▸ **To do**
In the listing below, print exactly the lines between the line holding "Researchers are surveying" and the line holding "A conservation biologist is modeling American", inclusive, and no more.

○ ○ ○ ○

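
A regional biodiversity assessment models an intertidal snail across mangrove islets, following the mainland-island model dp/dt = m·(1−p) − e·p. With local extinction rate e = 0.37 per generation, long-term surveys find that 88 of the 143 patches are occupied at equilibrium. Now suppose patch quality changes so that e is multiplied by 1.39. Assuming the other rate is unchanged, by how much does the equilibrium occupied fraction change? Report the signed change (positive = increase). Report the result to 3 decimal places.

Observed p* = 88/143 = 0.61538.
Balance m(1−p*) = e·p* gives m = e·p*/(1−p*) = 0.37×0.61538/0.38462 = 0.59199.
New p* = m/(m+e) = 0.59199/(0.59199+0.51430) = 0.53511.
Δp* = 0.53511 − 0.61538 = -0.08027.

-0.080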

○ ○ ○ ○

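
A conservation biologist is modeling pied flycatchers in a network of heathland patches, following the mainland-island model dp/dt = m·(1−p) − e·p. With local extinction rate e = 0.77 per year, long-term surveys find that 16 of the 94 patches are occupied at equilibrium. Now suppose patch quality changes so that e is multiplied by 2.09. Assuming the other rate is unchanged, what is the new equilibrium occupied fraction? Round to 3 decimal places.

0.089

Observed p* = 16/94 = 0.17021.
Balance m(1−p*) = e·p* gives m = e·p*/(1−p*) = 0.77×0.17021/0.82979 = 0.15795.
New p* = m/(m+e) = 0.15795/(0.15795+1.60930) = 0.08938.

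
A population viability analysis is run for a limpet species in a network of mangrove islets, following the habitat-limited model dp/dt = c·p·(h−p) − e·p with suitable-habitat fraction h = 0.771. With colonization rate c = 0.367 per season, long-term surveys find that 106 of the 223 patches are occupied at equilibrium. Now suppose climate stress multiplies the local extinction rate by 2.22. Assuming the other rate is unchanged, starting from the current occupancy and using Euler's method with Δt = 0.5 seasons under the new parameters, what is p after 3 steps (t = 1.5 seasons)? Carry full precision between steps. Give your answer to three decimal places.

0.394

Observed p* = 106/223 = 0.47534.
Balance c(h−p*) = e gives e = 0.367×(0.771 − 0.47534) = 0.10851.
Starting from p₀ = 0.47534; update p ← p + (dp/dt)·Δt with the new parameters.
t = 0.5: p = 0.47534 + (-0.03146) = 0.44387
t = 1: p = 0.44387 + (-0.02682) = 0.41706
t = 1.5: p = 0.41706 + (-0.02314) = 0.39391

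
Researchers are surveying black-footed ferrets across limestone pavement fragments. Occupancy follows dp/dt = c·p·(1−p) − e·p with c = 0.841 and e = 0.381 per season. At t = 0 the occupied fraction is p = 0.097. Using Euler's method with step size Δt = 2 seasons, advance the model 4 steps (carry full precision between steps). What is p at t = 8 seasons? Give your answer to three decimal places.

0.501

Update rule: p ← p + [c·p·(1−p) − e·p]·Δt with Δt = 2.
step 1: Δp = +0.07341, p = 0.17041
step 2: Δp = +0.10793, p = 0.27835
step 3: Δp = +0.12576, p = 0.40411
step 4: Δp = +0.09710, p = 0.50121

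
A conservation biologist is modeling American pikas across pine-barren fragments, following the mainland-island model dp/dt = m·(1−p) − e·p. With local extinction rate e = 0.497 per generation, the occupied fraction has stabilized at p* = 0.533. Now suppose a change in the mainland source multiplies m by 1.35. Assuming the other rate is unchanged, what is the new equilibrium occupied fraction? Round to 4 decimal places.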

○ ○ ○ ○

▸ **Answer box**
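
Researchers are surveying black-footed ferrets across limestone pavement fragments. Occupancy follows dp/dt = c·p·(1−p) − e·p with c = 0.841 and e = 0.381 per season. At t = 0 the occupied fraction is p = 0.097. Using Euler's method with step size Δt = 2 seasons, advance the model 4 steps (carry full precision between steps). What is p at t = 8 seasons? Give your answer to three decimal places.

0.501

Update rule: p ← p + [c·p·(1−p) − e·p]·Δt with Δt = 2.
step 1: Δp = +0.07341, p = 0.17041
step 2: Δp = +0.10793, p = 0.27835
step 3: Δp = +0.12576, p = 0.40411
step 4: Δp = +0.09710, p = 0.50121

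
A conservation biologist is modeling American pikas across pine-barren fragments, following the mainland-island model dp/dt = m·(1−p) − e·p. With local extinction rate e = 0.497 per generation, the occupied fraction has stabilized at p* = 0.533. Now suppose a change in the mainland source multiplies m by 1.35. Assuming the other rate is unchanged, what is the new equilibrium occupied fraction? Round to 4 decimal places.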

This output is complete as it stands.